● **WHAT YOU SHOULD DO**
Would you please set down the entries below exactly as shown?

★ ★ ★ ★

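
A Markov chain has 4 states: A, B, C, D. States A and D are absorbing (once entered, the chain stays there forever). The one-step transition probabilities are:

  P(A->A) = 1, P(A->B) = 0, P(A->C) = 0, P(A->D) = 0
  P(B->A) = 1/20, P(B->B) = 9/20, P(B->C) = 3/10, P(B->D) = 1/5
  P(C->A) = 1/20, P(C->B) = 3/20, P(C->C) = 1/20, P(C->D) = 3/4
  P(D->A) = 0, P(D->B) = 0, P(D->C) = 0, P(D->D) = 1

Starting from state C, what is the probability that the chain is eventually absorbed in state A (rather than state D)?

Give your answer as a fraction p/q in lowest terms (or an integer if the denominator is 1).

Answer: 14/191

Derivation:
Let a_i = P(absorbed in A | start in state i).
Boundary conditions: a_A = 1, a_D = 0.
For each transient state i, a_i = sum_j P(i->j) * a_j:
  a_B = 1/20*a_A + 9/20*a_B + 3/10*a_C + 1/5*a_D
  a_C = 1/20*a_A + 3/20*a_B + 1/20*a_C + 3/4*a_D

Substituting a_A = 1 and a_D = 0, rearrange to (I - Q) a = r where r[i] = P(i -> A):
  [11/20, -3/10] . (a_B, a_C) = 1/20
  [-3/20, 19/20] . (a_B, a_C) = 1/20

Solving yields:
  a_B = 25/191
  a_C = 14/191

Starting state is C, so the absorption probability is a_C = 14/191.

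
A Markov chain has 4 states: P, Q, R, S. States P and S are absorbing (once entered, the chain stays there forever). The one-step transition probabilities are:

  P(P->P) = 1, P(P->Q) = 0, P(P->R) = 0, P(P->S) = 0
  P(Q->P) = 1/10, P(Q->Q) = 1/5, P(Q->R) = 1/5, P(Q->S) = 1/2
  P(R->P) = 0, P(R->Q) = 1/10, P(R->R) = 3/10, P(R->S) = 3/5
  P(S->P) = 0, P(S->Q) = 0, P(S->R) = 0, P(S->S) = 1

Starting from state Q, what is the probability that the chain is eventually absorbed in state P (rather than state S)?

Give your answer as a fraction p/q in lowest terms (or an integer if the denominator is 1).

Answer: 7/54

Derivation:
Let a_i = P(absorbed in P | start in state i).
Boundary conditions: a_P = 1, a_S = 0.
For each transient state i, a_i = sum_j P(i->j) * a_j:
  a_Q = 1/10*a_P + 1/5*a_Q + 1/5*a_R + 1/2*a_S
  a_R = 0*a_P + 1/10*a_Q + 3/10*a_R + 3/5*a_S

Substituting a_P = 1 and a_S = 0, rearrange to (I - Q) a = r where r[i] = P(i -> P):
  [4/5, -1/5] . (a_Q, a_R) = 1/10
  [-1/10, 7/10] . (a_Q, a_R) = 0

Solving yields:
  a_Q = 7/54
  a_R = 1/54

Starting state is Q, so the absorption probability is a_Q = 7/54.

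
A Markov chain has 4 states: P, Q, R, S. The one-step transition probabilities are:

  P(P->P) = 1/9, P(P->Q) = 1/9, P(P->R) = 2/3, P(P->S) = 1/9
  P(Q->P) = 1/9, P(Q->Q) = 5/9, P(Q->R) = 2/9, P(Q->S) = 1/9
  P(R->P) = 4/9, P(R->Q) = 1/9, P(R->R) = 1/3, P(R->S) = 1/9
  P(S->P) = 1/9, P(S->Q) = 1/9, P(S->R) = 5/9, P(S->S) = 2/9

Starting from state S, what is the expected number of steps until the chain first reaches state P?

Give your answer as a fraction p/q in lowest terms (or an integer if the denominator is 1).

Let h_i = expected steps to first reach P from state i.
Boundary: h_P = 0.
First-step equations for the other states:
  h_Q = 1 + 1/9*h_P + 5/9*h_Q + 2/9*h_R + 1/9*h_S
  h_R = 1 + 4/9*h_P + 1/9*h_Q + 1/3*h_R + 1/9*h_S
  h_S = 1 + 1/9*h_P + 1/9*h_Q + 5/9*h_R + 2/9*h_S

Substituting h_P = 0 and rearranging gives the linear system (I - Q) h = 1:
  [4/9, -2/9, -1/9] . (h_Q, h_R, h_S) = 1
  [-1/9, 2/3, -1/9] . (h_Q, h_R, h_S) = 1
  [-1/9, -5/9, 7/9] . (h_Q, h_R, h_S) = 1

Solving yields:
  h_Q = 576/121
  h_R = 360/121
  h_S = 45/11

Starting state is S, so the expected hitting time is h_S = 45/11.

Answer: 45/11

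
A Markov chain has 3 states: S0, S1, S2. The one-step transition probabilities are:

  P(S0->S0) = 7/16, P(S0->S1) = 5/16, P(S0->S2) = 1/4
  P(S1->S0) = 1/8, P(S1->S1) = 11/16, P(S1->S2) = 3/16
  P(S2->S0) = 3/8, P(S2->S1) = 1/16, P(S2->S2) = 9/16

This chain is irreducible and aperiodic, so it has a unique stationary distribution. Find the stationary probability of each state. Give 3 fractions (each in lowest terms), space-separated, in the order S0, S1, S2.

Answer: 16/53 39/106 35/106

Derivation:
The stationary distribution satisfies pi = pi * P, i.e.:
  pi_S0 = 7/16*pi_S0 + 1/8*pi_S1 + 3/8*pi_S2
  pi_S1 = 5/16*pi_S0 + 11/16*pi_S1 + 1/16*pi_S2
  pi_S2 = 1/4*pi_S0 + 3/16*pi_S1 + 9/16*pi_S2
with normalization: pi_S0 + pi_S1 + pi_S2 = 1.

Using the first 2 balance equations plus normalization, the linear system A*pi = b is:
  [-9/16, 1/8, 3/8] . pi = 0
  [5/16, -5/16, 1/16] . pi = 0
  [1, 1, 1] . pi = 1

Solving yields:
  pi_S0 = 16/53
  pi_S1 = 39/106
  pi_S2 = 35/106

Verification (pi * P):
  16/53*7/16 + 39/106*1/8 + 35/106*3/8 = 16/53 = pi_S0  (ok)
  16/53*5/16 + 39/106*11/16 + 35/106*1/16 = 39/106 = pi_S1  (ok)
  16/53*1/4 + 39/106*3/16 + 35/106*9/16 = 35/106 = pi_S2  (ok)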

★ ★ ★ ★

● **EXERCISE RESPONSE**
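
A Markov chain has 4 states: A, B, C, D. States A and D are absorbing (once entered, the chain stays there forever). The one-step transition probabilities are:

  P(A->A) = 1, P(A->B) = 0, P(A->C) = 0, P(A->D) = 0
  P(B->A) = 1/20, P(B->B) = 9/20, P(B->C) = 3/10, P(B->D) = 1/5
  P(C->A) = 1/20, P(C->B) = 3/20, P(C->C) = 1/20, P(C->D) = 3/4
  P(D->A) = 0, P(D->B) = 0, P(D->C) = 0, P(D->D) = 1

Starting from state C, what is the probability that the chain is eventually absorbed in state A (rather than state D)?

Give your answer as a fraction p/q in lowest terms (or an integer if the denominator is 1).

Answer: 14/191

Derivation:
Let a_i = P(absorbed in A | start in state i).
Boundary conditions: a_A = 1, a_D = 0.
For each transient state i, a_i = sum_j P(i->j) * a_j:
  a_B = 1/20*a_A + 9/20*a_B + 3/10*a_C + 1/5*a_D
  a_C = 1/20*a_A + 3/20*a_B + 1/20*a_C + 3/4*a_D

Substituting a_A = 1 and a_D = 0, rearrange to (I - Q) a = r where r[i] = P(i -> A):
  [11/20, -3/10] . (a_B, a_C) = 1/20
  [-3/20, 19/20] . (a_B, a_C) = 1/20

Solving yields:
  a_B = 25/191
  a_C = 14/191

Starting state is C, so the absorption probability is a_C = 14/191.

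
A Markov chain has 4 states: P, Q, R, S. States P and S are absorbing (once entered, the chain stays there forever). The one-step transition probabilities are:

  P(P->P) = 1, P(P->Q) = 0, P(P->R) = 0, P(P->S) = 0
  P(Q->P) = 1/10, P(Q->Q) = 1/5, P(Q->R) = 1/5, P(Q->S) = 1/2
  P(R->P) = 0, P(R->Q) = 1/10, P(R->R) = 3/10, P(R->S) = 3/5
  P(S->P) = 0, P(S->Q) = 0, P(S->R) = 0, P(S->S) = 1

Starting from state Q, what is the probability that the chain is eventually absorbed in state P (rather than state S)?

Give your answer as a fraction p/q in lowest terms (or an integer if the denominator is 1).

Answer: 7/54

Derivation:
Let a_i = P(absorbed in P | start in state i).
Boundary conditions: a_P = 1, a_S = 0.
For each transient state i, a_i = sum_j P(i->j) * a_j:
  a_Q = 1/10*a_P + 1/5*a_Q + 1/5*a_R + 1/2*a_S
  a_R = 0*a_P + 1/10*a_Q + 3/10*a_R + 3/5*a_S

Substituting a_P = 1 and a_S = 0, rearrange to (I - Q) a = r where r[i] = P(i -> P):
  [4/5, -1/5] . (a_Q, a_R) = 1/10
  [-1/10, 7/10] . (a_Q, a_R) = 0

Solving yields:
  a_Q = 7/54
  a_R = 1/54

Starting state is Q, so the absorption probability is a_Q = 7/54.

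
A Markov chain has 4 states: P, Q, R, S. The one-step transition probabilities are:

  P(P->P) = 1/9, P(P->Q) = 1/9, P(P->R) = 2/3, P(P->S) = 1/9
  P(Q->P) = 1/9, P(Q->Q) = 5/9, P(Q->R) = 2/9, P(Q->S) = 1/9
  P(R->P) = 4/9, P(R->Q) = 1/9, P(R->R) = 1/3, P(R->S) = 1/9
  P(S->P) = 1/9, P(S->Q) = 1/9, P(S->R) = 5/9, P(S->S) = 2/9

Starting from state S, what is the expected number of steps until the chain first reaches state P?

Give your answer as a fraction p/q in lowest terms (or an integer if the denominator is 1).

Let h_i = expected steps to first reach P from state i.
Boundary: h_P = 0.
First-step equations for the other states:
  h_Q = 1 + 1/9*h_P + 5/9*h_Q + 2/9*h_R + 1/9*h_S
  h_R = 1 + 4/9*h_P + 1/9*h_Q + 1/3*h_R + 1/9*h_S
  h_S = 1 + 1/9*h_P + 1/9*h_Q + 5/9*h_R + 2/9*h_S

Substituting h_P = 0 and rearranging gives the linear system (I - Q) h = 1:
  [4/9, -2/9, -1/9] . (h_Q, h_R, h_S) = 1
  [-1/9, 2/3, -1/9] . (h_Q, h_R, h_S) = 1
  [-1/9, -5/9, 7/9] . (h_Q, h_R, h_S) = 1

Solving yields:
  h_Q = 576/121
  h_R = 360/121
  h_S = 45/11

Starting state is S, so the expected hitting time is h_S = 45/11.

Answer: 45/11

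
A Markov chain has 3 states: S0, S1, S2. The one-step transition probabilities are:

  P(S0->S0) = 7/16, P(S0->S1) = 5/16, P(S0->S2) = 1/4
  P(S1->S0) = 1/8, P(S1->S1) = 11/16, P(S1->S2) = 3/16
  P(S2->S0) = 3/8, P(S2->S1) = 1/16, P(S2->S2) = 9/16

This chain is irreducible and aperiodic, so it has a unique stationary distribution. Find the stationary probability of each state. Give 3 fractions (each in lowest terms), space-separated, in the order S0, S1, S2.

Answer: 16/53 39/106 35/106

Derivation:
The stationary distribution satisfies pi = pi * P, i.e.:
  pi_S0 = 7/16*pi_S0 + 1/8*pi_S1 + 3/8*pi_S2
  pi_S1 = 5/16*pi_S0 + 11/16*pi_S1 + 1/16*pi_S2
  pi_S2 = 1/4*pi_S0 + 3/16*pi_S1 + 9/16*pi_S2
with normalization: pi_S0 + pi_S1 + pi_S2 = 1.

Using the first 2 balance equations plus normalization, the linear system A*pi = b is:
  [-9/16, 1/8, 3/8] . pi = 0
  [5/16, -5/16, 1/16] . pi = 0
  [1, 1, 1] . pi = 1

Solving yields:
  pi_S0 = 16/53
  pi_S1 = 39/106
  pi_S2 = 35/106

Verification (pi * P):
  16/53*7/16 + 39/106*1/8 + 35/106*3/8 = 16/53 = pi_S0  (ok)
  16/53*5/16 + 39/106*11/16 + 35/106*1/16 = 39/106 = pi_S1  (ok)
  16/53*1/4 + 39/106*3/16 + 35/106*9/16 = 35/106 = pi_S2  (ok)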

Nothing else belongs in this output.